• **Problem details**
Repeat the line that contains "Reactor coolant receives" exactly, along with each following line up to and including the last line of the entries.

========================================

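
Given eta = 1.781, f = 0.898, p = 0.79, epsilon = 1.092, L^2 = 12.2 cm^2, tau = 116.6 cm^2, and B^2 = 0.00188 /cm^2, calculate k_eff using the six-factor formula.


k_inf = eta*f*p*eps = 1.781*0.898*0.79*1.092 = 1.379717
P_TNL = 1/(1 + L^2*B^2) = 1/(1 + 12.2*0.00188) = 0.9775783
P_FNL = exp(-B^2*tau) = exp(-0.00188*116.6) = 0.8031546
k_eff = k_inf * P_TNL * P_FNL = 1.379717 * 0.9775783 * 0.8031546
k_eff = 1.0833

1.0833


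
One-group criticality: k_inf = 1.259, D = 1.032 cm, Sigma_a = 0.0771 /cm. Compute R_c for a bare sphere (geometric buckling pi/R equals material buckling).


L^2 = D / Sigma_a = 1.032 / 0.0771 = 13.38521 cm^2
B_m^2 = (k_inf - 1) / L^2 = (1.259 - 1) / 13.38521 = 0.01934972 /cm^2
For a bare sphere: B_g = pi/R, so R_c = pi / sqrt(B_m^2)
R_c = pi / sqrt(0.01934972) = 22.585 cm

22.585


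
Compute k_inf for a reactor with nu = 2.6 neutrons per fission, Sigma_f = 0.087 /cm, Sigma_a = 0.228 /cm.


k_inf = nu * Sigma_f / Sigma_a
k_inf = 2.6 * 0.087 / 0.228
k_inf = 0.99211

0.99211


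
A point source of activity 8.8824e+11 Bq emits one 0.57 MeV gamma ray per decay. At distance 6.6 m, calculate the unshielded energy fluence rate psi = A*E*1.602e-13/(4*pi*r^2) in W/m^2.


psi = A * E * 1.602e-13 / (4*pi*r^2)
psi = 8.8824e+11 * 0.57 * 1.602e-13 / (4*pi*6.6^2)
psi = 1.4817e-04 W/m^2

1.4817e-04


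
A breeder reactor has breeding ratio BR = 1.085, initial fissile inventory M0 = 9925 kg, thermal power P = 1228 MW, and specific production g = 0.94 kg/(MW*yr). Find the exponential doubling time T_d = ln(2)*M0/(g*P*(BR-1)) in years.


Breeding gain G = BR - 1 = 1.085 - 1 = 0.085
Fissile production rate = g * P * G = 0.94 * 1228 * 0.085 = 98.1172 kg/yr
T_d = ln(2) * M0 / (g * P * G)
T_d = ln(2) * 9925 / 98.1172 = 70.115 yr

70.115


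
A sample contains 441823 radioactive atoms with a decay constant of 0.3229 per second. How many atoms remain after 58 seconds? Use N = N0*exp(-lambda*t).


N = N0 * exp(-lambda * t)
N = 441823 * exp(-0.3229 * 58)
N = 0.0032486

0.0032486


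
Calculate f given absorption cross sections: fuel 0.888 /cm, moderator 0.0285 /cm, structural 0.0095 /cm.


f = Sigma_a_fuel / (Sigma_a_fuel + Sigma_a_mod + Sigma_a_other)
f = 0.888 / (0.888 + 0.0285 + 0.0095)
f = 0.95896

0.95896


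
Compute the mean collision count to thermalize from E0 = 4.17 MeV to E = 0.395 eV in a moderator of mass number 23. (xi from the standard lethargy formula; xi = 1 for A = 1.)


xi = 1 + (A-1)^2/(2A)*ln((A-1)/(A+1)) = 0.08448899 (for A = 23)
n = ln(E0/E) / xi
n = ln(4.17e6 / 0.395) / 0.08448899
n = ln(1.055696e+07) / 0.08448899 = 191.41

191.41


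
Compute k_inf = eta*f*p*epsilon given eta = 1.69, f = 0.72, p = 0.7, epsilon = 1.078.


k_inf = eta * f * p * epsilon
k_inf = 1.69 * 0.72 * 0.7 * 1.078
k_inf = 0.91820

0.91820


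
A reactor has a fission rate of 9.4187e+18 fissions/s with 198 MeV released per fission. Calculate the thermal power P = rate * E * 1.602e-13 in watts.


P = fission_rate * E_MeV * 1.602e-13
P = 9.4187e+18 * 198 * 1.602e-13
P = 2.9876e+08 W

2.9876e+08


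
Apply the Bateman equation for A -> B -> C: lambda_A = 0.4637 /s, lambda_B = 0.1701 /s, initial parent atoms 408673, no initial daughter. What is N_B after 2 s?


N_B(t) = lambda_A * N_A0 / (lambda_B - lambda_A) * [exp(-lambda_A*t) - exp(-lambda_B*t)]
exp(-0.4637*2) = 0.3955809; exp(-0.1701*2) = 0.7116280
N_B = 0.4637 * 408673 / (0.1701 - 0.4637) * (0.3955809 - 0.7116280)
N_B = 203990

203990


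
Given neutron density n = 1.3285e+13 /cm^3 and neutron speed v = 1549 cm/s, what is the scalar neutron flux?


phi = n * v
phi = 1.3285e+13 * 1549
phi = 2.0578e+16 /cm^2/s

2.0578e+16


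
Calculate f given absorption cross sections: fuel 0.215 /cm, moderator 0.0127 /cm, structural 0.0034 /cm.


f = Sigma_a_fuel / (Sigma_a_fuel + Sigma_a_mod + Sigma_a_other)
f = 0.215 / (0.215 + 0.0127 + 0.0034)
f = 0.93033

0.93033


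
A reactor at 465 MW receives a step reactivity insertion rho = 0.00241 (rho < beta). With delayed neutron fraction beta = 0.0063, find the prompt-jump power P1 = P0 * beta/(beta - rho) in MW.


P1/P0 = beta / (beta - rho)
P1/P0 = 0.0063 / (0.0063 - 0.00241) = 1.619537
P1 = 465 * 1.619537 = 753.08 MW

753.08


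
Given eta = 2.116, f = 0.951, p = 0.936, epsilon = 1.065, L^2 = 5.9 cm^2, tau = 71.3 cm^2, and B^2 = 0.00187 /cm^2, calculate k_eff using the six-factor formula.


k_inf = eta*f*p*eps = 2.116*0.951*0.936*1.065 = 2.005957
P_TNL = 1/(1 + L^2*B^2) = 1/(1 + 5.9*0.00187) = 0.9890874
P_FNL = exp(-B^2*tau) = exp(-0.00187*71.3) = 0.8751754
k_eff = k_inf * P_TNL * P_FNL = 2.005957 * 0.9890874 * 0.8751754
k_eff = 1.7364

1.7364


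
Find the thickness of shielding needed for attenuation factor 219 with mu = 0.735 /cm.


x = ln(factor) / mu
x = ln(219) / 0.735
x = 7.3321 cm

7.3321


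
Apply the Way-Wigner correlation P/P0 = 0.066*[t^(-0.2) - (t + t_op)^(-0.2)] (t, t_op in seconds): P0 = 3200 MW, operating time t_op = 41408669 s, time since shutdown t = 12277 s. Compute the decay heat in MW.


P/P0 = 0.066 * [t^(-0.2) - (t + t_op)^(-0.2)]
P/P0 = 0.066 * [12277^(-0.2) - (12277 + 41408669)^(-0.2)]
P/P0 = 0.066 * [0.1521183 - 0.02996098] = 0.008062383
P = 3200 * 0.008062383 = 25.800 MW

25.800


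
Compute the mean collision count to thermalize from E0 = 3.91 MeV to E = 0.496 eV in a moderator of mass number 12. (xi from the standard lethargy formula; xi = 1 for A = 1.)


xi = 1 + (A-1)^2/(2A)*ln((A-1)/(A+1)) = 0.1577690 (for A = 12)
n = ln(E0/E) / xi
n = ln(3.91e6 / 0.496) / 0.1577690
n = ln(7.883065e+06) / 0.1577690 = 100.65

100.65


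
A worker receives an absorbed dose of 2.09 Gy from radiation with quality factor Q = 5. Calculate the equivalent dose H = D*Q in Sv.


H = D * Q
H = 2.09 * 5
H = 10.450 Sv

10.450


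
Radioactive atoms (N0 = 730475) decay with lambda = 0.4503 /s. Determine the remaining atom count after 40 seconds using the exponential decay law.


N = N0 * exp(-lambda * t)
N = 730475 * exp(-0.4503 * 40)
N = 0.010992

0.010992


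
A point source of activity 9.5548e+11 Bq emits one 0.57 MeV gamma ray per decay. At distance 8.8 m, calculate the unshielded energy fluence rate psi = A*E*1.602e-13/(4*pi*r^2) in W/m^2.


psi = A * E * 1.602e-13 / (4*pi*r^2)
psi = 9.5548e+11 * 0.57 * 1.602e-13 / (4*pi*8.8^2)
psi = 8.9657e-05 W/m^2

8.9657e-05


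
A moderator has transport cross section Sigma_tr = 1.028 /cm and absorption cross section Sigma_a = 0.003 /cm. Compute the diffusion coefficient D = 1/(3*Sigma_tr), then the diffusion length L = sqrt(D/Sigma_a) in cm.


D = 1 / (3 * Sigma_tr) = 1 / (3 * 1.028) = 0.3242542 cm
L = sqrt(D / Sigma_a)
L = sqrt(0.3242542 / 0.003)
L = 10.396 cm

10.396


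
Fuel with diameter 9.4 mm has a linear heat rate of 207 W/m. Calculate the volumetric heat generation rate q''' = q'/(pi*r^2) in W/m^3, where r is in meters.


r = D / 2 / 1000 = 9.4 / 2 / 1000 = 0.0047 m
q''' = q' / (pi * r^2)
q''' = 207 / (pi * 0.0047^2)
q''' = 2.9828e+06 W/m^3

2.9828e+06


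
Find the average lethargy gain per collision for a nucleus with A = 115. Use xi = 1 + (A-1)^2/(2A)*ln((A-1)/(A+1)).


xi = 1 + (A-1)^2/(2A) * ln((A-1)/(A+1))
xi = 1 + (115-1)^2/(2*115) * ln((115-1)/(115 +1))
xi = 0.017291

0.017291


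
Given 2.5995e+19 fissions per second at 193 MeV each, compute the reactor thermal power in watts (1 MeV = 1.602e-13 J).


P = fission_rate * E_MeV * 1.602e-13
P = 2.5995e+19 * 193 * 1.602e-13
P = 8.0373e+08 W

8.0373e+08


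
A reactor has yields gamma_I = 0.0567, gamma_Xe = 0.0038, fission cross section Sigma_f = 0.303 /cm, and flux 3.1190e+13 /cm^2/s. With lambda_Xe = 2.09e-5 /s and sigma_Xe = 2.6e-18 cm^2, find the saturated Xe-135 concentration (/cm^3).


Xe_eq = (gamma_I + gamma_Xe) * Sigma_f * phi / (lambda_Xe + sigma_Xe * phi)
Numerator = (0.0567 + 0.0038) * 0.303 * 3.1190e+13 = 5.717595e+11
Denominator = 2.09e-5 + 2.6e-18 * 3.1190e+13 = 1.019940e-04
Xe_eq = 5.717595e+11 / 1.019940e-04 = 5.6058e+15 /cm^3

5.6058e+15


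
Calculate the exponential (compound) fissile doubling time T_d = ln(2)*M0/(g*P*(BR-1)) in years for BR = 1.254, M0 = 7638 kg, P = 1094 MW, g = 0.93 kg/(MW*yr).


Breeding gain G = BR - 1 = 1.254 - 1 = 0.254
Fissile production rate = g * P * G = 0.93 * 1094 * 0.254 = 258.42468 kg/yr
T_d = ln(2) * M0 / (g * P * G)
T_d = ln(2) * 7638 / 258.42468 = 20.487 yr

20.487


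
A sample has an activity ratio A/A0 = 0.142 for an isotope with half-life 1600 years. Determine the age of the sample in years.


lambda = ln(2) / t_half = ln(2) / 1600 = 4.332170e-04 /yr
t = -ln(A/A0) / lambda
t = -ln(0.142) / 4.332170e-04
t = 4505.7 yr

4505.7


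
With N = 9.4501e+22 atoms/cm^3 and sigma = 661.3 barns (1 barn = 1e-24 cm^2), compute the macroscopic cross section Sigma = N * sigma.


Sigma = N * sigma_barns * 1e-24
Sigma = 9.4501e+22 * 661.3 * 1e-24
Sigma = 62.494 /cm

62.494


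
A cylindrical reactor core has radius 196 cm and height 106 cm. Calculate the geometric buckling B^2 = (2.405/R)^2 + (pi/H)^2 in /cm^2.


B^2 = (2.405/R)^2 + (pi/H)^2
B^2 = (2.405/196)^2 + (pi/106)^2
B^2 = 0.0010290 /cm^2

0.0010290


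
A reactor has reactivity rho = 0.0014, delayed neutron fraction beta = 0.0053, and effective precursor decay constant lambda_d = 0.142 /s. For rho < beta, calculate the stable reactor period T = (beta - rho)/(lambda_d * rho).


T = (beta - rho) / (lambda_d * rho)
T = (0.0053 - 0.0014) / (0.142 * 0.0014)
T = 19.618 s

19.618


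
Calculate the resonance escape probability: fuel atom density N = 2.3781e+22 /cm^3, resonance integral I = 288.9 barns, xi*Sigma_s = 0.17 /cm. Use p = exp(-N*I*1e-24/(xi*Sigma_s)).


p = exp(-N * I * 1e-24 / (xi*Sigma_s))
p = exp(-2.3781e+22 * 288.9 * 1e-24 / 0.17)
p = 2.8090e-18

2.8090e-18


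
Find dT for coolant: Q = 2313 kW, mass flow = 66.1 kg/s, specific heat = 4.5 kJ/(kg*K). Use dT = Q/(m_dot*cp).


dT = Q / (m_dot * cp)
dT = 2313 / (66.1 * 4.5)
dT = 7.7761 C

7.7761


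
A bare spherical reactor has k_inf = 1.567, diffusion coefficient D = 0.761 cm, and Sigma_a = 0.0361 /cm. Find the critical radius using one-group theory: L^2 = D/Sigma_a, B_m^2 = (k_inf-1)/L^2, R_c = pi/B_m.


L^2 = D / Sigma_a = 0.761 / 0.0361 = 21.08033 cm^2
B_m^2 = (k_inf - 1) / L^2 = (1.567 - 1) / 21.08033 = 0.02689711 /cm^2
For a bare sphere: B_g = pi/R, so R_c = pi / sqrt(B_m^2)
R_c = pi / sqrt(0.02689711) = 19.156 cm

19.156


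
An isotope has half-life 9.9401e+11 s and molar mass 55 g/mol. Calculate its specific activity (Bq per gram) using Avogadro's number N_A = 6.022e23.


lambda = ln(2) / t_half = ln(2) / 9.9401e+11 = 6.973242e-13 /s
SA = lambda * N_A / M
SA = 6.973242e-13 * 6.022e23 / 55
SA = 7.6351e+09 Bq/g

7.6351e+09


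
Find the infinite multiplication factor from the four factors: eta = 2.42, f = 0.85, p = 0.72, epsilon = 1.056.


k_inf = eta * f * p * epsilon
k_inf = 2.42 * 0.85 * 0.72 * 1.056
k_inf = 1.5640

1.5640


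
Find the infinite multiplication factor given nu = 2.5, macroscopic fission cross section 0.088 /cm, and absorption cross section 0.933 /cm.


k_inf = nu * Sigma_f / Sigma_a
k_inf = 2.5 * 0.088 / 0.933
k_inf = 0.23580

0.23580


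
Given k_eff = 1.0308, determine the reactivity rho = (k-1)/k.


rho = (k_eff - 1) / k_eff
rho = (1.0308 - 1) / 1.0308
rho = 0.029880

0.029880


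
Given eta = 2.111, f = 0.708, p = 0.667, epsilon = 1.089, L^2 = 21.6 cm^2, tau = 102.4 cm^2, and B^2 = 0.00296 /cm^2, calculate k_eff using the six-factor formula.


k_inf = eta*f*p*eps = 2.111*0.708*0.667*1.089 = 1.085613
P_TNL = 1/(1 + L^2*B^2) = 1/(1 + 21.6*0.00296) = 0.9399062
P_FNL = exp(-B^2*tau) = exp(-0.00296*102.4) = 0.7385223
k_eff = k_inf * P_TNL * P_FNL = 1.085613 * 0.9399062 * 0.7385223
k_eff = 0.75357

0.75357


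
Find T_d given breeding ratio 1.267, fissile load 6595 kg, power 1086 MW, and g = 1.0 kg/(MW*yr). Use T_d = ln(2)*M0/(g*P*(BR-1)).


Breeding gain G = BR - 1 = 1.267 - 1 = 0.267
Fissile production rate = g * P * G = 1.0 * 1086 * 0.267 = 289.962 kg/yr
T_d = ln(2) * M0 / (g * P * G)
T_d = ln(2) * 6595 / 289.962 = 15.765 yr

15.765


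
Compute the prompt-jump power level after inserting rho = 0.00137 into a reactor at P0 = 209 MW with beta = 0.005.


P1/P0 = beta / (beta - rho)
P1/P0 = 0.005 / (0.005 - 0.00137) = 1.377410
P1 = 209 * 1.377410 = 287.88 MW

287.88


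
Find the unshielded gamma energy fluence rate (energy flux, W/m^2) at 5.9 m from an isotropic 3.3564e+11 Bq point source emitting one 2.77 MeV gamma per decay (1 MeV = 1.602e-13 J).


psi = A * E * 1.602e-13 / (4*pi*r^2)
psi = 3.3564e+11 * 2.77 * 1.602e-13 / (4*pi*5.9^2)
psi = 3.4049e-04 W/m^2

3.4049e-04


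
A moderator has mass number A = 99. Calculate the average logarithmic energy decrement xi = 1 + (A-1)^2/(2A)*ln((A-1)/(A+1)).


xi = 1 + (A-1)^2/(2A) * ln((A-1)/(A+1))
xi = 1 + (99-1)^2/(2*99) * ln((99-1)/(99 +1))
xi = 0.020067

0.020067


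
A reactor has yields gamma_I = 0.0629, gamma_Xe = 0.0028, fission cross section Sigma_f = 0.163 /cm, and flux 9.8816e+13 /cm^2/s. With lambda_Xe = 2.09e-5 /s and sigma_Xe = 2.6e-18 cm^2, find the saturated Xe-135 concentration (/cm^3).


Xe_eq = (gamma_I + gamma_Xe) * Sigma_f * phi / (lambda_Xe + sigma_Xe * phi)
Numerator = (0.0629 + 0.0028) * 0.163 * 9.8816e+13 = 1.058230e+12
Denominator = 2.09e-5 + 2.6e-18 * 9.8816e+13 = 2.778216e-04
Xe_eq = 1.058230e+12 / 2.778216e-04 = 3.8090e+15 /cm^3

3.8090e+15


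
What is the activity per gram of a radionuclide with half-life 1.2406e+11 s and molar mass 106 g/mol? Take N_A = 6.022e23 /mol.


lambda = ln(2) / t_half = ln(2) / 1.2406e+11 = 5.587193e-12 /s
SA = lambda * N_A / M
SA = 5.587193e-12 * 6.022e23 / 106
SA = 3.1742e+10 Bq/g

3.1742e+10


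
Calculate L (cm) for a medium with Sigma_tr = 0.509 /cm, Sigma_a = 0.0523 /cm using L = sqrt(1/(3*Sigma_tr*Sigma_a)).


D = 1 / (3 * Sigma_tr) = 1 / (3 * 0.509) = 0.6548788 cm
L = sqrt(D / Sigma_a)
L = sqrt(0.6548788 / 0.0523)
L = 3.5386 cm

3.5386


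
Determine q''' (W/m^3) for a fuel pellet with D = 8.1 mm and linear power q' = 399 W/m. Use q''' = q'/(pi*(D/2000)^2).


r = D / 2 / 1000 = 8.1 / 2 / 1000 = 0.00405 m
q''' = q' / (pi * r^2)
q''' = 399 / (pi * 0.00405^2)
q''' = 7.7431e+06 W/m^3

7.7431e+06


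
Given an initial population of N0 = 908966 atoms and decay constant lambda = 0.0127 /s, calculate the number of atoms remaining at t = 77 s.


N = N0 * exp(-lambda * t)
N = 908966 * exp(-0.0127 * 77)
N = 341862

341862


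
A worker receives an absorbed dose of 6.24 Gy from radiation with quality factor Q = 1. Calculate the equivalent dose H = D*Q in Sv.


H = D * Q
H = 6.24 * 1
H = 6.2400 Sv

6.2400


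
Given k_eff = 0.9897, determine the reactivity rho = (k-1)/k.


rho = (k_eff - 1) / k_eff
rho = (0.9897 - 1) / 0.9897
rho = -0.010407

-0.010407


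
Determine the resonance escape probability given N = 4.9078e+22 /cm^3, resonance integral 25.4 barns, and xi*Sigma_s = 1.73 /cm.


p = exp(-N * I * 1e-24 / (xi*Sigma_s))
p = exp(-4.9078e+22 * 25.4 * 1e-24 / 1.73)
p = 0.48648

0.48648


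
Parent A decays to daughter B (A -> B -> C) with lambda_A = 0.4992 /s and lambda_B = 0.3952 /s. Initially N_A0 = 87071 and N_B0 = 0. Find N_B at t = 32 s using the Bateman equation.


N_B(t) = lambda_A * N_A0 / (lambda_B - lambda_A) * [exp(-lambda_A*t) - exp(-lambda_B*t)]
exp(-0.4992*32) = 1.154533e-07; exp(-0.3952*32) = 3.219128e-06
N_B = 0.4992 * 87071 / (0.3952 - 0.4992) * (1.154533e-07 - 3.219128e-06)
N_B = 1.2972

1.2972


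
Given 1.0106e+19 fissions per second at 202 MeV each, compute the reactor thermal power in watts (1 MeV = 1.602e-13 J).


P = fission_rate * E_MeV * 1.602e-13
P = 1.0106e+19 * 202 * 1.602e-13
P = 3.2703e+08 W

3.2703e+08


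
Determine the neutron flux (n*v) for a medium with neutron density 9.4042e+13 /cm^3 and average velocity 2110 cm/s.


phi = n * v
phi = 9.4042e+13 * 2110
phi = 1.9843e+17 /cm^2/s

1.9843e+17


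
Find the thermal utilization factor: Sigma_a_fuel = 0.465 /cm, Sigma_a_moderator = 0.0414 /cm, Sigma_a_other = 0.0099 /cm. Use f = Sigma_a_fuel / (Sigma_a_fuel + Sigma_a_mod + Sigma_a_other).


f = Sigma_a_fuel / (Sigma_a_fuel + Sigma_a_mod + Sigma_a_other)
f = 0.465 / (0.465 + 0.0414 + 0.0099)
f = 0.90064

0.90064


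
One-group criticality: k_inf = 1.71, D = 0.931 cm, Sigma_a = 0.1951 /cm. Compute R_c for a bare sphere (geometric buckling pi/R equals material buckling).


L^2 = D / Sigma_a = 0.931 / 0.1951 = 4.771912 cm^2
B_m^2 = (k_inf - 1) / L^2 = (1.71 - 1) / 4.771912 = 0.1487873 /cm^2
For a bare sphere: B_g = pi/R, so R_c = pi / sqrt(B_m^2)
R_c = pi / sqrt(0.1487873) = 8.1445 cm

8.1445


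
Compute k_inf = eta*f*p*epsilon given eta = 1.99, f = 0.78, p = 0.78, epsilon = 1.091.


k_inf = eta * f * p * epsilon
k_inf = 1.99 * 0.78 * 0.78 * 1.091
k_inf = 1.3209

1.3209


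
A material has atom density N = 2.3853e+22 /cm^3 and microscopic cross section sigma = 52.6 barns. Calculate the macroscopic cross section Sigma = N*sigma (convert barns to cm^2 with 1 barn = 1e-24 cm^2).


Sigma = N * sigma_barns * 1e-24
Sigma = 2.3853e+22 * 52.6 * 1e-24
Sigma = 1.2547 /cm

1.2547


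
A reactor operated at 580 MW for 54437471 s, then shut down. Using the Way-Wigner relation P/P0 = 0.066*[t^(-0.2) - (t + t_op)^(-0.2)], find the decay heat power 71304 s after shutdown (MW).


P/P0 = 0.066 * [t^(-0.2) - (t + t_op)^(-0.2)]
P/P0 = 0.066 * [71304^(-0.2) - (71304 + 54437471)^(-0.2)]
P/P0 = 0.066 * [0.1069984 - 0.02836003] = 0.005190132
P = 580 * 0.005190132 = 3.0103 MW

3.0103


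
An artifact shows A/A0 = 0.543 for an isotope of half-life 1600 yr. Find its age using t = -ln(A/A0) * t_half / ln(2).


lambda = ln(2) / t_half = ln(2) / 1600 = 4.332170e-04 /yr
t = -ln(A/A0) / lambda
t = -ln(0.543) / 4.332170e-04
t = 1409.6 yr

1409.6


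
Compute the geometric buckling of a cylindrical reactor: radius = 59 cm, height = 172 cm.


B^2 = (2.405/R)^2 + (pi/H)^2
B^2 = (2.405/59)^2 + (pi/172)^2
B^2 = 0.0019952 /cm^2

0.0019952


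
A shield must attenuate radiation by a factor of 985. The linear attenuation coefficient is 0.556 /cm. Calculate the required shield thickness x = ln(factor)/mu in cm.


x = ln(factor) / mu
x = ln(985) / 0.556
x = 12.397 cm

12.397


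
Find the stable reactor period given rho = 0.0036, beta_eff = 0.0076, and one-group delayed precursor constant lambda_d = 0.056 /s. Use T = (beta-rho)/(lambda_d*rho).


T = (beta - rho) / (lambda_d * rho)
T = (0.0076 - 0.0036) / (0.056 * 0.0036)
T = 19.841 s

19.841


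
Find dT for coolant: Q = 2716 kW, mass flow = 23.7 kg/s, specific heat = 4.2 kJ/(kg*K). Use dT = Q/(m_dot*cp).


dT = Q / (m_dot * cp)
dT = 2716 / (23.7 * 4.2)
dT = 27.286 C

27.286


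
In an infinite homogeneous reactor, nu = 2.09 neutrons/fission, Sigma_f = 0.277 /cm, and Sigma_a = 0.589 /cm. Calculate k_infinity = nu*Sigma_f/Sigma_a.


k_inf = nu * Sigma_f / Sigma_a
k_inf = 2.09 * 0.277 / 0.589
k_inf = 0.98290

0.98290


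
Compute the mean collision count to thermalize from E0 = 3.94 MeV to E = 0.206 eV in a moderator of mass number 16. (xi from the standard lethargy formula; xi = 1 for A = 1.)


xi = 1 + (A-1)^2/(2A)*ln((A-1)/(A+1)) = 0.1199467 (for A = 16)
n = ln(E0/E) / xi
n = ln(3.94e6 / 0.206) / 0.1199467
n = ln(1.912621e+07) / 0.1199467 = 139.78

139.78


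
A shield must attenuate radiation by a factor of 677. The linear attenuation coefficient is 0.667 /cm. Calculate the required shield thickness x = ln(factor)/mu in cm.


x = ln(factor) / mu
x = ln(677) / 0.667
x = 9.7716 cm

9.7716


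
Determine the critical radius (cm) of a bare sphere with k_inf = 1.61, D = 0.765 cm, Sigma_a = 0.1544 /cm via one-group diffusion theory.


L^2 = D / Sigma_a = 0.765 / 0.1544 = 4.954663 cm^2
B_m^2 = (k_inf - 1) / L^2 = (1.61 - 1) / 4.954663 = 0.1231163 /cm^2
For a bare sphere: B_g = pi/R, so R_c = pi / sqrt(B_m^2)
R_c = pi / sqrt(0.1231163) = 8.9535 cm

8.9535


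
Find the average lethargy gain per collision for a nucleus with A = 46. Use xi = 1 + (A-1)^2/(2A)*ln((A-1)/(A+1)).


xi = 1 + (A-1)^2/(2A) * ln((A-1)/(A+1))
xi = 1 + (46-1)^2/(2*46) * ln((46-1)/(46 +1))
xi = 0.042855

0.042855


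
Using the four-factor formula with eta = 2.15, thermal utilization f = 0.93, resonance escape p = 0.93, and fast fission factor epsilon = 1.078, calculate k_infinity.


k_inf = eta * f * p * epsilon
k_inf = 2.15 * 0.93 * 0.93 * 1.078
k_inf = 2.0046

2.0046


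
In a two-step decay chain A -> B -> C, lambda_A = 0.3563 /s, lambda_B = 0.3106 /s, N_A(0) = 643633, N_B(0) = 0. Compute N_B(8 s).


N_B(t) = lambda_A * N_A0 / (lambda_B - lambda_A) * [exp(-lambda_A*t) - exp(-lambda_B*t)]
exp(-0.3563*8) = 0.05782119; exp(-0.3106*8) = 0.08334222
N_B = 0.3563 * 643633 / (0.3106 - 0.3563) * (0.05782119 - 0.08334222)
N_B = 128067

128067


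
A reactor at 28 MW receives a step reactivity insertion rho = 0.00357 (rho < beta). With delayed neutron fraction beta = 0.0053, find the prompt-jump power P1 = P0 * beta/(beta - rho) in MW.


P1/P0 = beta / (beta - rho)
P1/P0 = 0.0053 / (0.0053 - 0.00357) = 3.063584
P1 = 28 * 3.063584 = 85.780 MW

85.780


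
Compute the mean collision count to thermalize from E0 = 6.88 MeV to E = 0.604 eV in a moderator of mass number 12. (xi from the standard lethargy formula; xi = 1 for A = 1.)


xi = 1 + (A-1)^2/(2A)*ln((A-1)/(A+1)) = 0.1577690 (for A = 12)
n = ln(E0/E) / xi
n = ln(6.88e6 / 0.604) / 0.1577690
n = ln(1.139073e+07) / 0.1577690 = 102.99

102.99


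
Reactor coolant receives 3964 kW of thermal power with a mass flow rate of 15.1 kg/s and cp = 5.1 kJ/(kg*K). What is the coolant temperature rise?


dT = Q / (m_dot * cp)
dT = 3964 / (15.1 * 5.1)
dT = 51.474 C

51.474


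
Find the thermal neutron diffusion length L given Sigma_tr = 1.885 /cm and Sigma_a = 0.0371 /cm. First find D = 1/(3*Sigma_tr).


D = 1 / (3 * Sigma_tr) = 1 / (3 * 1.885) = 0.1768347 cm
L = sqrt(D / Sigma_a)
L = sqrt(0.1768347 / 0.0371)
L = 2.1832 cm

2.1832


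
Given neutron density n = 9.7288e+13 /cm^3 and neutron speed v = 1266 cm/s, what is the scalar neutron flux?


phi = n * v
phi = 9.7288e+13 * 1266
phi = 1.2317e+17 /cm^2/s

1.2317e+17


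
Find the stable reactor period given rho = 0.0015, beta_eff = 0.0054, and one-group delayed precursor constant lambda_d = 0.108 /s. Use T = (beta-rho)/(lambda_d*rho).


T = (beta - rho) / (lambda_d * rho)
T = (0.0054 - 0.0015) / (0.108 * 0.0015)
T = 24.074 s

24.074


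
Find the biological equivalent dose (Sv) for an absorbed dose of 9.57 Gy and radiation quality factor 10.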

========================================

• **Result of the task**
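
Reactor coolant receives 3964 kW of thermal power with a mass flow rate of 15.1 kg/s and cp = 5.1 kJ/(kg*K). What is the coolant temperature rise?


dT = Q / (m_dot * cp)
dT = 3964 / (15.1 * 5.1)
dT = 51.474 C

51.474


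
Find the thermal neutron diffusion length L given Sigma_tr = 1.885 /cm and Sigma_a = 0.0371 /cm. First find D = 1/(3*Sigma_tr).


D = 1 / (3 * Sigma_tr) = 1 / (3 * 1.885) = 0.1768347 cm
L = sqrt(D / Sigma_a)
L = sqrt(0.1768347 / 0.0371)
L = 2.1832 cm

2.1832


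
Given neutron density n = 9.7288e+13 /cm^3 and neutron speed v = 1266 cm/s, what is the scalar neutron flux?


phi = n * v
phi = 9.7288e+13 * 1266
phi = 1.2317e+17 /cm^2/s

1.2317e+17


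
Find the stable reactor period given rho = 0.0015, beta_eff = 0.0054, and one-group delayed precursor constant lambda_d = 0.108 /s. Use T = (beta-rho)/(lambda_d*rho).


T = (beta - rho) / (lambda_d * rho)
T = (0.0054 - 0.0015) / (0.108 * 0.0015)
T = 24.074 s

24.074


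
Find the biological equivalent dose (Sv) for an absorbed dose of 9.57 Gy and radiation quality factor 10.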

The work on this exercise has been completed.